# [HOW TO COMPLETE THIS TASK]
Find every line below with the string "Auckland" and pick it out.

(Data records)
........

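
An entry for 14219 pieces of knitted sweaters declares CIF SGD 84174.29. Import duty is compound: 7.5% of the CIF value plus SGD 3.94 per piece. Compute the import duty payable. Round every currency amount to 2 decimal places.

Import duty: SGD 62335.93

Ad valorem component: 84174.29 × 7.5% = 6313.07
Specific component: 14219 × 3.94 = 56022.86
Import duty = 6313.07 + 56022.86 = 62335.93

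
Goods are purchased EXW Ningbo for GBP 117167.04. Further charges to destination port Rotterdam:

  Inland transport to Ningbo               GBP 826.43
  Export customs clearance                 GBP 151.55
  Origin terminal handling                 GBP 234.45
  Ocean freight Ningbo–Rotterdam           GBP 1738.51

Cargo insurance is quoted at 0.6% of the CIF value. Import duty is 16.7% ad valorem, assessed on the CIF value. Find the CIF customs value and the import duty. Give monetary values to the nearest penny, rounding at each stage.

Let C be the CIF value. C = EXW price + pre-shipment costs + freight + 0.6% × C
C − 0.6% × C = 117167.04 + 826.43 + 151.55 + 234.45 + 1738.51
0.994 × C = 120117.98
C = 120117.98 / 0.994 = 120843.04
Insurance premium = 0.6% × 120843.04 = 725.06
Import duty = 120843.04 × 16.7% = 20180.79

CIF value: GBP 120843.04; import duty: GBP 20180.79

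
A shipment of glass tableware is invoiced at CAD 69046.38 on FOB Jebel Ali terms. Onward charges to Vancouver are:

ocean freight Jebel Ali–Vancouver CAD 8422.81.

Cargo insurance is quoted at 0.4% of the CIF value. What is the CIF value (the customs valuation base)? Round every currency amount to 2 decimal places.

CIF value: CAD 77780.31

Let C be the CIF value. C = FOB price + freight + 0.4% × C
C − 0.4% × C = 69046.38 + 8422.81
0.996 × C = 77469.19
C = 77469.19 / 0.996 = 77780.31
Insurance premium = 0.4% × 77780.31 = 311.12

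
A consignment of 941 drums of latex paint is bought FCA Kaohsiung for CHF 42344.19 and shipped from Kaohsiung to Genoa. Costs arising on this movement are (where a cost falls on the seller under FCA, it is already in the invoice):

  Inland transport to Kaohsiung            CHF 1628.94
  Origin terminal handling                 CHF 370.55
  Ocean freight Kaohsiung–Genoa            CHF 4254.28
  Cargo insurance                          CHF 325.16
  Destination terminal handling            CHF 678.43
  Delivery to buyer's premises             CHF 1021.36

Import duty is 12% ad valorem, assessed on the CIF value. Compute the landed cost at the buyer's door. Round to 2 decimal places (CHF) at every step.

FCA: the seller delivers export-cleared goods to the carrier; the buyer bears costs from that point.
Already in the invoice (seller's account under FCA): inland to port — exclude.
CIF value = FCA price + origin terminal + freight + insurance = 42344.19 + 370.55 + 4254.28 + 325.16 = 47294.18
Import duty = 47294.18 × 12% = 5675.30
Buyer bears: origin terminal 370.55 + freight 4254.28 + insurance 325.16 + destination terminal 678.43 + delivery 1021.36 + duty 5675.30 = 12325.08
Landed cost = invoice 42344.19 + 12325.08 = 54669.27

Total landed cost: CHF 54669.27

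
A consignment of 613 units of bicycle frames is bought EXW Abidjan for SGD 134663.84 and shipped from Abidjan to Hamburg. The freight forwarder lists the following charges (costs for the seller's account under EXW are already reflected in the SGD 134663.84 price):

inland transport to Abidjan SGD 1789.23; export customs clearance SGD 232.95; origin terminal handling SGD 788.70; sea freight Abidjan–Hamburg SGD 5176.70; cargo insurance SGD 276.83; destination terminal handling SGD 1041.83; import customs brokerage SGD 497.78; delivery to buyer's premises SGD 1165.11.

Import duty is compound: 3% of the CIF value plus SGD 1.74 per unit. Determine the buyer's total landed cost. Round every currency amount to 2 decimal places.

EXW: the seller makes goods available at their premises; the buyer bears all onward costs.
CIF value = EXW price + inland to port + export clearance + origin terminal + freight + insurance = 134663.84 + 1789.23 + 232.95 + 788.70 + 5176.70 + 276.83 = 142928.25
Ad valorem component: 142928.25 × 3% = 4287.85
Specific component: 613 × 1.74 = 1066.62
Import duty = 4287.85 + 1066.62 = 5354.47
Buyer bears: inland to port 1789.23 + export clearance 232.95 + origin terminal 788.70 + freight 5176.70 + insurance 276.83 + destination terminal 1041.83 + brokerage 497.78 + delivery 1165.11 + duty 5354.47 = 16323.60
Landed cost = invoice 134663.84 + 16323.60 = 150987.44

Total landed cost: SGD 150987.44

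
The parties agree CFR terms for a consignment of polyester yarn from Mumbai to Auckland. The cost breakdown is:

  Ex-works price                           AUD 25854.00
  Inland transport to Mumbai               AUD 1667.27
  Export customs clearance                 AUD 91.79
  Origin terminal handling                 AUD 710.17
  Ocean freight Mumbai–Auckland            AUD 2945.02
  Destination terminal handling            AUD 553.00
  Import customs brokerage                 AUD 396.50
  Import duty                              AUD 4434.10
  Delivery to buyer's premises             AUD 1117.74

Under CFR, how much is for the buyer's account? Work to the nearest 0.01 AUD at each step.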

........

# [RESPONSE]
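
The parties agree CFR terms for a consignment of polyester yarn from Mumbai to Auckland. The cost breakdown is:
  Ocean freight Mumbai–Auckland            AUD 2945.02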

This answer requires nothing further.